• [GIVEN DATA]:
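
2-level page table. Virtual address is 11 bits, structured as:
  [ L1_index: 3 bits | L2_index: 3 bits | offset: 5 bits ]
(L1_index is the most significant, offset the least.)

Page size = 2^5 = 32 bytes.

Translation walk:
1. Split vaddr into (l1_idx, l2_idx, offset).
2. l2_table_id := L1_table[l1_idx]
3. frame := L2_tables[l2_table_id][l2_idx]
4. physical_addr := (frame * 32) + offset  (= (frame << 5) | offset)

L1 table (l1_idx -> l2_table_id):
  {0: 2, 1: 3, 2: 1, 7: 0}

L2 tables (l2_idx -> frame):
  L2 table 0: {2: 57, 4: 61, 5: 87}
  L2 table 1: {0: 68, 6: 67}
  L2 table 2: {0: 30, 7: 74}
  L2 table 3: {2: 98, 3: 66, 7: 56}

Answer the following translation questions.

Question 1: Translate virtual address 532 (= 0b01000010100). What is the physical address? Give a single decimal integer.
Answer: 2196

Derivation:
vaddr = 532 = 0b01000010100
Split: l1_idx=2, l2_idx=0, offset=20
L1[2] = 1
L2[1][0] = 68
paddr = 68 * 32 + 20 = 2196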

• [TASK DETAILS]:
Restate each entry exactly, skipping none.

• [EXERCISE OUTPUT]:
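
2-level page table. Virtual address is 11 bits, structured as:
  [ L1_index: 3 bits | L2_index: 3 bits | offset: 5 bits ]
(L1_index is the most significant, offset the least.)

Page size = 2^5 = 32 bytes.

Translation walk:
1. Split vaddr into (l1_idx, l2_idx, offset).
2. l2_table_id := L1_table[l1_idx]
3. frame := L2_tables[l2_table_id][l2_idx]
4. physical_addr := (frame * 32) + offset  (= (frame << 5) | offset)

L1 table (l1_idx -> l2_table_id):
  {0: 2, 1: 3, 2: 1, 7: 0}

L2 tables (l2_idx -> frame):
  L2 table 0: {2: 57, 4: 61, 5: 87}
  L2 table 1: {0: 68, 6: 67}
  L2 table 2: {0: 30, 7: 74}
  L2 table 3: {2: 98, 3: 66, 7: 56}

Answer the following translation questions.

Question 1: Translate virtual address 532 (= 0b01000010100). What is the physical address? Give a single decimal integer.
Answer: 2196

Derivation:
vaddr = 532 = 0b01000010100
Split: l1_idx=2, l2_idx=0, offset=20
L1[2] = 1
L2[1][0] = 68
paddr = 68 * 32 + 20 = 2196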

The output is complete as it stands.